(Stored data entries)
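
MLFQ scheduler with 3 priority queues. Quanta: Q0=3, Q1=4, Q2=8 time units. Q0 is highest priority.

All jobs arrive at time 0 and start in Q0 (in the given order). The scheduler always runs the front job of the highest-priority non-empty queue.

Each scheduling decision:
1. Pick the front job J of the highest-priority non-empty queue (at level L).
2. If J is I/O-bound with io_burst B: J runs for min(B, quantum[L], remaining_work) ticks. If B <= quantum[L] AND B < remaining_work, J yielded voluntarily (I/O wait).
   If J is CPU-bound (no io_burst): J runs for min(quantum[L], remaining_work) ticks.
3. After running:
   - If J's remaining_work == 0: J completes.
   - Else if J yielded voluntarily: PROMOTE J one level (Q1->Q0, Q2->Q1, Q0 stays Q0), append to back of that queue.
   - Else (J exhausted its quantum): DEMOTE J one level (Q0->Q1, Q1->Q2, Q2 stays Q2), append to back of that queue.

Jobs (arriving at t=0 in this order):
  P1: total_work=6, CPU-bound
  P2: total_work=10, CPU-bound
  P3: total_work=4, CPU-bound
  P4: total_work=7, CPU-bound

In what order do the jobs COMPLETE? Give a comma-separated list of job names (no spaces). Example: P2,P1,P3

t=0-3: P1@Q0 runs 3, rem=3, quantum used, demote→Q1. Q0=[P2,P3,P4] Q1=[P1] Q2=[]
t=3-6: P2@Q0 runs 3, rem=7, quantum used, demote→Q1. Q0=[P3,P4] Q1=[P1,P2] Q2=[]
t=6-9: P3@Q0 runs 3, rem=1, quantum used, demote→Q1. Q0=[P4] Q1=[P1,P2,P3] Q2=[]
t=9-12: P4@Q0 runs 3, rem=4, quantum used, demote→Q1. Q0=[] Q1=[P1,P2,P3,P4] Q2=[]
t=12-15: P1@Q1 runs 3, rem=0, completes. Q0=[] Q1=[P2,P3,P4] Q2=[]
t=15-19: P2@Q1 runs 4, rem=3, quantum used, demote→Q2. Q0=[] Q1=[P3,P4] Q2=[P2]
t=19-20: P3@Q1 runs 1, rem=0, completes. Q0=[] Q1=[P4] Q2=[P2]
t=20-24: P4@Q1 runs 4, rem=0, completes. Q0=[] Q1=[] Q2=[P2]
t=24-27: P2@Q2 runs 3, rem=0, completes. Q0=[] Q1=[] Q2=[]

Answer: P1,P3,P4,P2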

— WORK INSTRUCTION —
Where the word "back" appears in a line of the entries, copy that line.

— TASK RESPONSE —
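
   - Else if J yielded voluntarily: PROMOTE J one level (Q1->Q0, Q2->Q1, Q0 stays Q0), append to back of that queue.
   - Else (J exhausted its quantum): DEMOTE J one level (Q0->Q1, Q1->Q2, Q2 stays Q2), append to back of that queue.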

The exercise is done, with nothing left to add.